> DIRECTIONS
Filter the records, keeping every line that has the string "drives".

[Collected data]
++++++++

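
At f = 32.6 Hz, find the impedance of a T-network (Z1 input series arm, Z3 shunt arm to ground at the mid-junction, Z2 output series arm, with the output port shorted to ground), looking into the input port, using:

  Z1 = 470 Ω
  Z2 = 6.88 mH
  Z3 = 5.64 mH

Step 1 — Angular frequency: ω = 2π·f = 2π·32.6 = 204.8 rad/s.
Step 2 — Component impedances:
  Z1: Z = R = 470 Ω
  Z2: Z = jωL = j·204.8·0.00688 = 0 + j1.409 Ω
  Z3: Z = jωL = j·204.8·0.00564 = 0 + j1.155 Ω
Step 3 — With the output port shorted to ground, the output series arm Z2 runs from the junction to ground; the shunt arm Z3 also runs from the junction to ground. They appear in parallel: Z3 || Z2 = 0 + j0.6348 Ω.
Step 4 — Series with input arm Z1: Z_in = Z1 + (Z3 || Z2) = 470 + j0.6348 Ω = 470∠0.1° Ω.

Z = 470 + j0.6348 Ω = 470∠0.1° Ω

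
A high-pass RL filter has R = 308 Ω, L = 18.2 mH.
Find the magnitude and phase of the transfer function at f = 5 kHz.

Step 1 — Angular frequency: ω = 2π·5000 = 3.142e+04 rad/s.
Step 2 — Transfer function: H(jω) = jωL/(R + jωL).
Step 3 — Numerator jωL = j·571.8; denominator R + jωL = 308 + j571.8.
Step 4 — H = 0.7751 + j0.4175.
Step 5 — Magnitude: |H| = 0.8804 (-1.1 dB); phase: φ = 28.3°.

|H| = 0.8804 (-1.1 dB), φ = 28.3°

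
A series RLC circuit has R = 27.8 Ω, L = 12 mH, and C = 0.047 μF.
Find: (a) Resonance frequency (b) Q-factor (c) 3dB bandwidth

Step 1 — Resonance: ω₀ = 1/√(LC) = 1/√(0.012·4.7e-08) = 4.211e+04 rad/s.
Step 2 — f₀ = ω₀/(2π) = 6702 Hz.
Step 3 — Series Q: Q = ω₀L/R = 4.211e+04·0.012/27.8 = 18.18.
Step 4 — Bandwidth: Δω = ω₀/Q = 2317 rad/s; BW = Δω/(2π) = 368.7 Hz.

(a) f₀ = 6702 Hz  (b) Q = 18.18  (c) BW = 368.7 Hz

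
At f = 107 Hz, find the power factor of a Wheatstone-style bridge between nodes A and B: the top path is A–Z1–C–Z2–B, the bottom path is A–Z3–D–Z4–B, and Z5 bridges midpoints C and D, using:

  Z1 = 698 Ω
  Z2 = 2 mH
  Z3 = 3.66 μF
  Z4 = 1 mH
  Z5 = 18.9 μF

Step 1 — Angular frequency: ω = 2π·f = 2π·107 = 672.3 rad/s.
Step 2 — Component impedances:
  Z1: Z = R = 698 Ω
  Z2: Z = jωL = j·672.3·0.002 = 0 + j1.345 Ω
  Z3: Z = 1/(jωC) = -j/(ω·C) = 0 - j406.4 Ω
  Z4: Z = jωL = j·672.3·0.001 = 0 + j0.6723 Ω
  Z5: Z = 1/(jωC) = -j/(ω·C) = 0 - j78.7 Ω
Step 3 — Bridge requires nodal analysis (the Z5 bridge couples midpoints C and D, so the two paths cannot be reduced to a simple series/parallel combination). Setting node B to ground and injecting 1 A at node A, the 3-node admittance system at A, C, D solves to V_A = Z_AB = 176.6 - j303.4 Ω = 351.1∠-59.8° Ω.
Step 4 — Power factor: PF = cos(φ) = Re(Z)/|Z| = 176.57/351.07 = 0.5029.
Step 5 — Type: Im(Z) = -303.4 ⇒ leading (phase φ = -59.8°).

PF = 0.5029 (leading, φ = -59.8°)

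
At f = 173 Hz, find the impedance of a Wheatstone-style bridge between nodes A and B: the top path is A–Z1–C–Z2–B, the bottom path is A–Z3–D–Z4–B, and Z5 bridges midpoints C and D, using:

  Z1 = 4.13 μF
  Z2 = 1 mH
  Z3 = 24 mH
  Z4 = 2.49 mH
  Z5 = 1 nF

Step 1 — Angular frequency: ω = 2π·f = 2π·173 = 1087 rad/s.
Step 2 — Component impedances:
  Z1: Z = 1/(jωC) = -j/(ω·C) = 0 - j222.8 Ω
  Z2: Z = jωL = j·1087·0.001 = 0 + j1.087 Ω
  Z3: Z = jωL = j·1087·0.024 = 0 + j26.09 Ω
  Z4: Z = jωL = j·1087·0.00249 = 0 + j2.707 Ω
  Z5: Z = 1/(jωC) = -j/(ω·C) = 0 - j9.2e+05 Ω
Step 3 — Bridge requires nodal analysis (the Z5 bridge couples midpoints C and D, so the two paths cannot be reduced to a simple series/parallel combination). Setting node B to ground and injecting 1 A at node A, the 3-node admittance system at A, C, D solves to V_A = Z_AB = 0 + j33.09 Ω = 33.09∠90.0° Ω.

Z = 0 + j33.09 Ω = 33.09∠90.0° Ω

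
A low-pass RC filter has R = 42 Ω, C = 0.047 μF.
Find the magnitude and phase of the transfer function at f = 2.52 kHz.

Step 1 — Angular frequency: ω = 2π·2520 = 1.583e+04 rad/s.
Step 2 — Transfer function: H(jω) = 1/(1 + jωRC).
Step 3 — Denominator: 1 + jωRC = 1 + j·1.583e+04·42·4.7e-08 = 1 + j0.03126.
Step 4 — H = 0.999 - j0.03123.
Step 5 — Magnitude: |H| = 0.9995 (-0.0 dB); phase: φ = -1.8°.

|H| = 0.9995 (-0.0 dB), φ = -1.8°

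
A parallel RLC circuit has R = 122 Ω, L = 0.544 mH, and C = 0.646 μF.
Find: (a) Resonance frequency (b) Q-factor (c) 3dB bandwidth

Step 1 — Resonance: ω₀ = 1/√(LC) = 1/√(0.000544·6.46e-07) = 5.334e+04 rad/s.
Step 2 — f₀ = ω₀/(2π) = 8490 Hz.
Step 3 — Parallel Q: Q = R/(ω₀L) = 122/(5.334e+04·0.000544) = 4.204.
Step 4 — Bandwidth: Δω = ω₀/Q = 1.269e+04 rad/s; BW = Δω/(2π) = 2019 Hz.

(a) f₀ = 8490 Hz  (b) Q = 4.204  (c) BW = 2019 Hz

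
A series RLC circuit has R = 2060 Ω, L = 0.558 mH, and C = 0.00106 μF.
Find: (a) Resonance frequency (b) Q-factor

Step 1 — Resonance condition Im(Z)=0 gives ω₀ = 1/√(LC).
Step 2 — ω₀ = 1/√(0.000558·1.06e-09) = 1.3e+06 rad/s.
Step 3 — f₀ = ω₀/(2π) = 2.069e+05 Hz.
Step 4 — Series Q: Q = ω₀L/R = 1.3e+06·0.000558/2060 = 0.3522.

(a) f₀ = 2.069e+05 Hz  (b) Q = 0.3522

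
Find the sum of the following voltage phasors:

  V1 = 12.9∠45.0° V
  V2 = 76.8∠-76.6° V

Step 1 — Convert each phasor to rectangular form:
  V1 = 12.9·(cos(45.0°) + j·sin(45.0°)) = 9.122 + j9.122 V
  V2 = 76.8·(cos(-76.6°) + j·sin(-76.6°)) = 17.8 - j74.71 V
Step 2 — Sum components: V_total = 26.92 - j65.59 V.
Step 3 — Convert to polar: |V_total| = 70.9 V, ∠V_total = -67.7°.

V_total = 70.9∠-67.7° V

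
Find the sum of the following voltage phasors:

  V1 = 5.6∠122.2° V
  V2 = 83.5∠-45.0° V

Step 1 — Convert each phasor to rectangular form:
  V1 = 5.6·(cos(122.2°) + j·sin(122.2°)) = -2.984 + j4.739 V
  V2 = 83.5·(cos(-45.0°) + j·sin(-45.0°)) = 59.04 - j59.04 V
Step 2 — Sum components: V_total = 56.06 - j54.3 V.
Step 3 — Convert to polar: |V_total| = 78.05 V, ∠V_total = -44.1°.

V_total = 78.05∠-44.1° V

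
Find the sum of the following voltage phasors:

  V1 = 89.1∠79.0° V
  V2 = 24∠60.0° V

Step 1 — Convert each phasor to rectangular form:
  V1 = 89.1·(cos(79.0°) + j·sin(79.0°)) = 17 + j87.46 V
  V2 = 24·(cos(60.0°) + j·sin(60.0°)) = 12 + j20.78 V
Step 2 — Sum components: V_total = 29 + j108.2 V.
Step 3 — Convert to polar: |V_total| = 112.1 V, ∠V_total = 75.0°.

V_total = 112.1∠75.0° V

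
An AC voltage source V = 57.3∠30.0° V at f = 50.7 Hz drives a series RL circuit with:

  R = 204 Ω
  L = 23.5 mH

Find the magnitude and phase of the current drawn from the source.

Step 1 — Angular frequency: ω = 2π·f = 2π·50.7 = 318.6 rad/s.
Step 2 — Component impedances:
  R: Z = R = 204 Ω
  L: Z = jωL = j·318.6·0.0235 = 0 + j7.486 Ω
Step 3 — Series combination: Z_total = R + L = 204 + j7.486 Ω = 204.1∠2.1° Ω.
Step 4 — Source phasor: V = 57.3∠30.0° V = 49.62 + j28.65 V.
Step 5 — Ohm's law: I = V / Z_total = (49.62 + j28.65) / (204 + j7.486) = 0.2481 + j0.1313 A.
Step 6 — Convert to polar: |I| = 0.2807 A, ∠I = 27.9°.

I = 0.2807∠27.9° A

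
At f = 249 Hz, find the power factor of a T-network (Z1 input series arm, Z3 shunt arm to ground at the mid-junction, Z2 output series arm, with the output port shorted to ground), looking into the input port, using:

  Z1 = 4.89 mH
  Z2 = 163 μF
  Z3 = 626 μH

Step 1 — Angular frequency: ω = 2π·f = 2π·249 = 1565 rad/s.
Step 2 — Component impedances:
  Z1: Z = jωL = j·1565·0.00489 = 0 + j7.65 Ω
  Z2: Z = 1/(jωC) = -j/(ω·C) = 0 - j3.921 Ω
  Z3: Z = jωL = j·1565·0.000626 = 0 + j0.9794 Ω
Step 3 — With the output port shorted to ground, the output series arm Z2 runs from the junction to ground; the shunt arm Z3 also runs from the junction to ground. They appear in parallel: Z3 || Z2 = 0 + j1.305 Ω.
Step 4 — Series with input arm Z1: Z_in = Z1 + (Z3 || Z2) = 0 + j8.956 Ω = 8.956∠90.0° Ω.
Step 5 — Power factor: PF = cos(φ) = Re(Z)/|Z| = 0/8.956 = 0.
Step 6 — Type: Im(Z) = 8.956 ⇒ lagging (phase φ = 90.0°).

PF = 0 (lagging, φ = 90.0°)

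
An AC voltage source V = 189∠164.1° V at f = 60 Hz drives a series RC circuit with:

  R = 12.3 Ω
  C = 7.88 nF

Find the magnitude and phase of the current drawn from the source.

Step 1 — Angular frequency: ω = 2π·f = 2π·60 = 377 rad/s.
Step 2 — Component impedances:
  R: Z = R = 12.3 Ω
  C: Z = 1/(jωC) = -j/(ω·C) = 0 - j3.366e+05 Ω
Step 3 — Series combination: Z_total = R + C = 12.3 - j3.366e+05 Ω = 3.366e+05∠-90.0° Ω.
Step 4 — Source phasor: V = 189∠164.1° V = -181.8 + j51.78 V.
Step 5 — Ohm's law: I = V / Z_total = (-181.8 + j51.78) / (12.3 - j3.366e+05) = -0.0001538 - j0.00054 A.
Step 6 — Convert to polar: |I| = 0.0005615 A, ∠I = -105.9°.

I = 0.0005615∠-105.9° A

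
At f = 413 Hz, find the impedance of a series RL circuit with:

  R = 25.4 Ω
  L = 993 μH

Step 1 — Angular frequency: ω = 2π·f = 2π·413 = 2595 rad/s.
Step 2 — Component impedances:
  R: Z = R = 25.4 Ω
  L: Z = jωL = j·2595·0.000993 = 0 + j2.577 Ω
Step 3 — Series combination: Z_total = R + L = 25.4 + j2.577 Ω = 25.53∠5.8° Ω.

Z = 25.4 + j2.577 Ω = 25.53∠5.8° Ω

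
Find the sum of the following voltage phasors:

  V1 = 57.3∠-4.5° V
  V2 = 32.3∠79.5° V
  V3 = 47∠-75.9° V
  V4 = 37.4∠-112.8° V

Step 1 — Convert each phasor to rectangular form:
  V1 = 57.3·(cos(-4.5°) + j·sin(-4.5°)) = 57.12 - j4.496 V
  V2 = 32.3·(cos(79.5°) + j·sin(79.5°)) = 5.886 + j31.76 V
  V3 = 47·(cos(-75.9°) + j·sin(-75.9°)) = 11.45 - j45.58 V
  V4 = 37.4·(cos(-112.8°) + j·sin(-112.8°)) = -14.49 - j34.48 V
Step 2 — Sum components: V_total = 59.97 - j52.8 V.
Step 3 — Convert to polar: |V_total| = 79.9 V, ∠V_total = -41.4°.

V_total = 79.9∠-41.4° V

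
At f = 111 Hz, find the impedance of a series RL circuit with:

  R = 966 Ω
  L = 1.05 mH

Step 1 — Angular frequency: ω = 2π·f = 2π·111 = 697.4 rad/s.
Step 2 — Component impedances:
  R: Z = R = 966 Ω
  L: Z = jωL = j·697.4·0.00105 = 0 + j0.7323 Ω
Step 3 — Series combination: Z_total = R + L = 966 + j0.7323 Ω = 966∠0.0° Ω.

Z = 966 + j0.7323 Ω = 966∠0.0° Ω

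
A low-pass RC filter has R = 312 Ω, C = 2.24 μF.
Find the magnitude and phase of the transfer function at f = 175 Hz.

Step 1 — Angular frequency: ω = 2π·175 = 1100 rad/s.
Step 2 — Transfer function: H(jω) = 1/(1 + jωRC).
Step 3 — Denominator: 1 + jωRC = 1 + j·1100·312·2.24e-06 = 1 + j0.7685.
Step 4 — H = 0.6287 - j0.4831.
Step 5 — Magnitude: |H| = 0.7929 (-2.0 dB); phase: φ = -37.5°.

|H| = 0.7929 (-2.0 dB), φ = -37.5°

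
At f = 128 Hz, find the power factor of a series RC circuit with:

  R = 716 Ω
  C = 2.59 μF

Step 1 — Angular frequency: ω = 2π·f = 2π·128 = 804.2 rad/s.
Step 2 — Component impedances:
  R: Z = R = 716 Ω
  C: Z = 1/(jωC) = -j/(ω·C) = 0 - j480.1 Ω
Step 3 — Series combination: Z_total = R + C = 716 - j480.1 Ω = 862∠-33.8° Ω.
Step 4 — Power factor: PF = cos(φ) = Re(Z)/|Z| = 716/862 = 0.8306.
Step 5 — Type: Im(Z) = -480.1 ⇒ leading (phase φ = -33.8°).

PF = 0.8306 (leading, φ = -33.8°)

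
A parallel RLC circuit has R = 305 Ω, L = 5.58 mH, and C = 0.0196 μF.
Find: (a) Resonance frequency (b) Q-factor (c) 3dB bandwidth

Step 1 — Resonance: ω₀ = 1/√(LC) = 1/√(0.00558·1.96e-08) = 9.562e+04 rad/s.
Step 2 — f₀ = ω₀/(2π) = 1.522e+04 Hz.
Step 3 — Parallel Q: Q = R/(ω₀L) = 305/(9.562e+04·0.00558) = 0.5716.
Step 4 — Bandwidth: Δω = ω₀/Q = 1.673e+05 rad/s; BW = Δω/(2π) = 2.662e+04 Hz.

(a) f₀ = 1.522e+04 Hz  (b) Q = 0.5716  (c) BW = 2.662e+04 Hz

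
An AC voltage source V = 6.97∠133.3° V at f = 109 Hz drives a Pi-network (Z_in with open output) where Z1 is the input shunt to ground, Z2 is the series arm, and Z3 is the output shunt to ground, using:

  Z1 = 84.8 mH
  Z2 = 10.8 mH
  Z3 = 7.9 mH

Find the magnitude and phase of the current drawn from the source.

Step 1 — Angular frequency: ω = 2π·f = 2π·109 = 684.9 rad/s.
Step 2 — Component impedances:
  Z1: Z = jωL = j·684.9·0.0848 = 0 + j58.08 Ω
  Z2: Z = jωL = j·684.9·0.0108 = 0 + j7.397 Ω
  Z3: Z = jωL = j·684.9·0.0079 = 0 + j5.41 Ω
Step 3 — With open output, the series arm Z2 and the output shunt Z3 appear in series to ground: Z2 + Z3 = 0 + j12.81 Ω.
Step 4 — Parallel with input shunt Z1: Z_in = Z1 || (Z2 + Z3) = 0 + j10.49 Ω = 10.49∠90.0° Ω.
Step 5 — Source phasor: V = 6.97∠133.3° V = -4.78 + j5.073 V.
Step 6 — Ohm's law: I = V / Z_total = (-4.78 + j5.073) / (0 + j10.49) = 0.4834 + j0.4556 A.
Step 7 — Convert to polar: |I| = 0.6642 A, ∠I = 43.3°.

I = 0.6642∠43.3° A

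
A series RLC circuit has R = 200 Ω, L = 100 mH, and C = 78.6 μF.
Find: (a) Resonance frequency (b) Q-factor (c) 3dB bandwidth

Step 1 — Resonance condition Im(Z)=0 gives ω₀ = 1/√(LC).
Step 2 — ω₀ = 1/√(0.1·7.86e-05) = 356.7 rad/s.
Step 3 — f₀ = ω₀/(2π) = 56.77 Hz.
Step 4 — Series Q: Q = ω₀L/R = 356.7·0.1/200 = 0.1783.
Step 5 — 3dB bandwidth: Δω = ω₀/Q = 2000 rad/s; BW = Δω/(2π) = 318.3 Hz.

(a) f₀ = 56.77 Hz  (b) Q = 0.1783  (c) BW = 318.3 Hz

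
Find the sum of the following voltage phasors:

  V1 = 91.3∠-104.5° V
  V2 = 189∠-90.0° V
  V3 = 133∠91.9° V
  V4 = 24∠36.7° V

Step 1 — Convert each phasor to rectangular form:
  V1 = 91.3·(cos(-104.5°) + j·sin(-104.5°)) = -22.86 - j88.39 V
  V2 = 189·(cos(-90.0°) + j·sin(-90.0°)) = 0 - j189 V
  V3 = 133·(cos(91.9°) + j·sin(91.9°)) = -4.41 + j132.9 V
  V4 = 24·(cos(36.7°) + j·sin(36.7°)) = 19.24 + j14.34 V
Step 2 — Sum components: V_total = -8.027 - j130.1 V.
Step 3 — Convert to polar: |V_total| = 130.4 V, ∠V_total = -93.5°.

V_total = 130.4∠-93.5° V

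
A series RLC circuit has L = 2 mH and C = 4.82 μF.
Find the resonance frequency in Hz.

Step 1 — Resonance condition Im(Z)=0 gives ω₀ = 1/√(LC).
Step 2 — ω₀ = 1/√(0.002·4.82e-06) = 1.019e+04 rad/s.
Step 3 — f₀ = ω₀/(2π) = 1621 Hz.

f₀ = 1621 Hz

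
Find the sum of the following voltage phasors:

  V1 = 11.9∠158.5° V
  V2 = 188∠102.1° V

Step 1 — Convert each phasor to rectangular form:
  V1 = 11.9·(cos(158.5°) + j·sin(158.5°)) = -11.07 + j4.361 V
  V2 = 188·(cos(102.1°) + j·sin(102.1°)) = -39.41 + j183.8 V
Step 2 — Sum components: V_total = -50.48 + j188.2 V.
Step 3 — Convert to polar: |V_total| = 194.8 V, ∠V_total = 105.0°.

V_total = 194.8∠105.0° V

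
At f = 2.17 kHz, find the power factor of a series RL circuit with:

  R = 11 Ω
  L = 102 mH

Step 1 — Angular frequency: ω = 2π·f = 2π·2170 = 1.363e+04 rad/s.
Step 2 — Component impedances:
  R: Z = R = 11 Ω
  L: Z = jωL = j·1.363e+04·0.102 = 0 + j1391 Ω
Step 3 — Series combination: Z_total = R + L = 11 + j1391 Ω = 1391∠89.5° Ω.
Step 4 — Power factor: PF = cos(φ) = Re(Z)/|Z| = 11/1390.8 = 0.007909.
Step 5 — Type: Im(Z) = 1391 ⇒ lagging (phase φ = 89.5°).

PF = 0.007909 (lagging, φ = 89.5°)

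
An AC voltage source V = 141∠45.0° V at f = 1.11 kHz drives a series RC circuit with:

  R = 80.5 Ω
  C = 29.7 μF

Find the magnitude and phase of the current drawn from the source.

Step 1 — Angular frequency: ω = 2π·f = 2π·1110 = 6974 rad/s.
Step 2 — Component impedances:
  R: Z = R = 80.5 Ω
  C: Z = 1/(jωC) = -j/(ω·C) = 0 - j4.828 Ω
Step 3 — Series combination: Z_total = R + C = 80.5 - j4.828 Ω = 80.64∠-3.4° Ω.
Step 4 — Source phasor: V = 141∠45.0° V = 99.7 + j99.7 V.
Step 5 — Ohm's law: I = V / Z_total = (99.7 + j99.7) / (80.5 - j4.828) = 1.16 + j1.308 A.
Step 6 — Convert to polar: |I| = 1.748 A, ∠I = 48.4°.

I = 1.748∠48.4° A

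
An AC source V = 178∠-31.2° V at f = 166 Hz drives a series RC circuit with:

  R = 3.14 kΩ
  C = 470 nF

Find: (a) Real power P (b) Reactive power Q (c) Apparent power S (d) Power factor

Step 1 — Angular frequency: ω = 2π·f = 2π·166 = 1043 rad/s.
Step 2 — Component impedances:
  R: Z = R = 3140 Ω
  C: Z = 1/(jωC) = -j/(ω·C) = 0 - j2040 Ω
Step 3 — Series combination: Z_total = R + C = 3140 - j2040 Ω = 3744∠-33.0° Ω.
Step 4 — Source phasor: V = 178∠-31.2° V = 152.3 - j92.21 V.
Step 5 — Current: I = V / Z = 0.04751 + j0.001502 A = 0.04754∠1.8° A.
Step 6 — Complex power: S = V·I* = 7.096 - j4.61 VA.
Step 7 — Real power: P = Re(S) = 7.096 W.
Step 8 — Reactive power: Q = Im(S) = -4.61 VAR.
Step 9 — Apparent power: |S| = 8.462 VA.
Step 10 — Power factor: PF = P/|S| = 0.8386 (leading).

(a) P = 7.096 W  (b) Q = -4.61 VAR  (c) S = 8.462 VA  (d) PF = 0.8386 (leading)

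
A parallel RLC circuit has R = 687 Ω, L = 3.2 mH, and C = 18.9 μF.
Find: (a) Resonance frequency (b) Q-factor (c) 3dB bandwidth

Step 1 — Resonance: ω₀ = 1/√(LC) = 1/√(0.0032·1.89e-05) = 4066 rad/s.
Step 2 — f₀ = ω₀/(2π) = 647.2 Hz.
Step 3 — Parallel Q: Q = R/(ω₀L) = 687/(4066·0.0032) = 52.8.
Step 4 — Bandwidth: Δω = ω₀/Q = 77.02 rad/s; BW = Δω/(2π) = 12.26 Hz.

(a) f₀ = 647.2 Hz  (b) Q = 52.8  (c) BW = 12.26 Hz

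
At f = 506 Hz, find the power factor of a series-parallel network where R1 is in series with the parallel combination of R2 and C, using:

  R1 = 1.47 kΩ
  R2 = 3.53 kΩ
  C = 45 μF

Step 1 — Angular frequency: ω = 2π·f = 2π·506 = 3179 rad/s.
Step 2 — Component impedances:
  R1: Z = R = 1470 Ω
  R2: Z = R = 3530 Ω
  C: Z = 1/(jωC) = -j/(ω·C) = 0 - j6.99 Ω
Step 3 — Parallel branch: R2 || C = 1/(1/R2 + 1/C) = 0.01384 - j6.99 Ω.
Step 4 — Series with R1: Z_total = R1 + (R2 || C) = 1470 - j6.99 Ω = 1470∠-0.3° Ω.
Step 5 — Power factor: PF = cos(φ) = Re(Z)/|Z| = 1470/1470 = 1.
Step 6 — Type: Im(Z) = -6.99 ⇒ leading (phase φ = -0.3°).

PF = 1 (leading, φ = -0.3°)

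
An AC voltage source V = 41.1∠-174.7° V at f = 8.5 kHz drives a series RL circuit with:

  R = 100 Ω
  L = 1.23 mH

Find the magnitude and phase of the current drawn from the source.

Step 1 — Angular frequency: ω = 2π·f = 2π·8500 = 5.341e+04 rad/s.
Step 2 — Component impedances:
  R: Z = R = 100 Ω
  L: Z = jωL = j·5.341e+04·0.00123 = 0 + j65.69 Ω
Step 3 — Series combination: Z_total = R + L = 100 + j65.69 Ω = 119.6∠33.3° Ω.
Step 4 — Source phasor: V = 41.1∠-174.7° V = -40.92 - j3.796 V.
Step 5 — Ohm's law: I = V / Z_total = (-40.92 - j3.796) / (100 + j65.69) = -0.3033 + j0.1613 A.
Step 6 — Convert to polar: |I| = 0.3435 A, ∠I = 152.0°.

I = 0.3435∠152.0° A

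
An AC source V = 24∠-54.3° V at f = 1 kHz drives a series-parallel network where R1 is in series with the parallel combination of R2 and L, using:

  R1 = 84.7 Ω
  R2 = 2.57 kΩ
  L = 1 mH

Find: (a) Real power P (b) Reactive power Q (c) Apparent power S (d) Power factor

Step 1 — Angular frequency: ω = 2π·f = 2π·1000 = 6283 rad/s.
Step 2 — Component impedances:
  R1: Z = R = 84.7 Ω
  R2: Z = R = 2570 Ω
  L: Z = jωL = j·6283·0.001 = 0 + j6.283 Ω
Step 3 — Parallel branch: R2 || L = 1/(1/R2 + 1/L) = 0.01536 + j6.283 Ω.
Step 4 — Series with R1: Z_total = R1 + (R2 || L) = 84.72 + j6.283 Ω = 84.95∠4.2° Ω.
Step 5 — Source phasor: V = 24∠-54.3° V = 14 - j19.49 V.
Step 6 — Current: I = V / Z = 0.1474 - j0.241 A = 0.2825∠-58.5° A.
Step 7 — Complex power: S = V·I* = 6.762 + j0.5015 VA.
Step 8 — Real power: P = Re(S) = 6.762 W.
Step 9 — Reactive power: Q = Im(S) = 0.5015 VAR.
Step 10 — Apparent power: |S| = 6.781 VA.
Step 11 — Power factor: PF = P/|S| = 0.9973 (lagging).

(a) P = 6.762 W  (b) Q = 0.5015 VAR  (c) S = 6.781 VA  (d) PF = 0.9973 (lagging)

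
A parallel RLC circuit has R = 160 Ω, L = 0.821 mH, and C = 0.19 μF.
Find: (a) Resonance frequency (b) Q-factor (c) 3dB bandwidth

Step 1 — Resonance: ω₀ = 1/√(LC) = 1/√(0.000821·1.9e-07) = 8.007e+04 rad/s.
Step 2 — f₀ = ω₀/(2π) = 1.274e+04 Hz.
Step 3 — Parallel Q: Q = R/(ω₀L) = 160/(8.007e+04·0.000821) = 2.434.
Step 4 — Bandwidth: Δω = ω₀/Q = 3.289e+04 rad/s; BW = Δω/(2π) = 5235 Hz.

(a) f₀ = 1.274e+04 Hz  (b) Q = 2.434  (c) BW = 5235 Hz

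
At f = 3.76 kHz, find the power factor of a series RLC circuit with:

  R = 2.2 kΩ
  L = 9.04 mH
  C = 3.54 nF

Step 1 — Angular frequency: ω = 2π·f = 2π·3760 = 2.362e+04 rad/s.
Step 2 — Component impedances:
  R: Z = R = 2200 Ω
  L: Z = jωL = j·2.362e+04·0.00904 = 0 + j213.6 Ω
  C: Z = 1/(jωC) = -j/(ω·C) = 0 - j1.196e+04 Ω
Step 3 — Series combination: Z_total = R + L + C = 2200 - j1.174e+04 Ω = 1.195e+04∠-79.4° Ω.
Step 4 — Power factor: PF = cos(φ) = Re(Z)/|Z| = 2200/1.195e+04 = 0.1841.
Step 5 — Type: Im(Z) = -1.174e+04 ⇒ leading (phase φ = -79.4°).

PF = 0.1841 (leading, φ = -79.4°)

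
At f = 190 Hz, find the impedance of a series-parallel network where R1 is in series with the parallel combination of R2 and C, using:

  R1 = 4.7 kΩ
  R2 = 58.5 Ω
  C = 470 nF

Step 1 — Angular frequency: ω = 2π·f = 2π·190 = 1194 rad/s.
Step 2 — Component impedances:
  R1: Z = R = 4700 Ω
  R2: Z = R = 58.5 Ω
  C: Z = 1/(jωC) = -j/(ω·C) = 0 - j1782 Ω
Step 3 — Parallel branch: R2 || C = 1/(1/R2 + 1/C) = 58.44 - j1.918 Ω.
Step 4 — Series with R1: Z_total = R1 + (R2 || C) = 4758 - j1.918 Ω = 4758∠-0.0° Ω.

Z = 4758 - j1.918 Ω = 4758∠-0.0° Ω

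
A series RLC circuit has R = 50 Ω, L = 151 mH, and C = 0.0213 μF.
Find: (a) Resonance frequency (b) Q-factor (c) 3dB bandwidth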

++++++++

> EXERCISE OUTPUT
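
An AC voltage source V = 57.3∠30.0° V at f = 50.7 Hz drives a series RL circuit with:
An AC voltage source V = 189∠164.1° V at f = 60 Hz drives a series RC circuit with:
An AC voltage source V = 6.97∠133.3° V at f = 109 Hz drives a Pi-network (Z_in with open output) where Z1 is the input shunt to ground, Z2 is the series arm, and Z3 is the output shunt to ground, using:
An AC voltage source V = 141∠45.0° V at f = 1.11 kHz drives a series RC circuit with:
An AC source V = 178∠-31.2° V at f = 166 Hz drives a series RC circuit with:
An AC voltage source V = 41.1∠-174.7° V at f = 8.5 kHz drives a series RL circuit with:
An AC source V = 24∠-54.3° V at f = 1 kHz drives a series-parallel network where R1 is in series with the parallel combination of R2 and L, using: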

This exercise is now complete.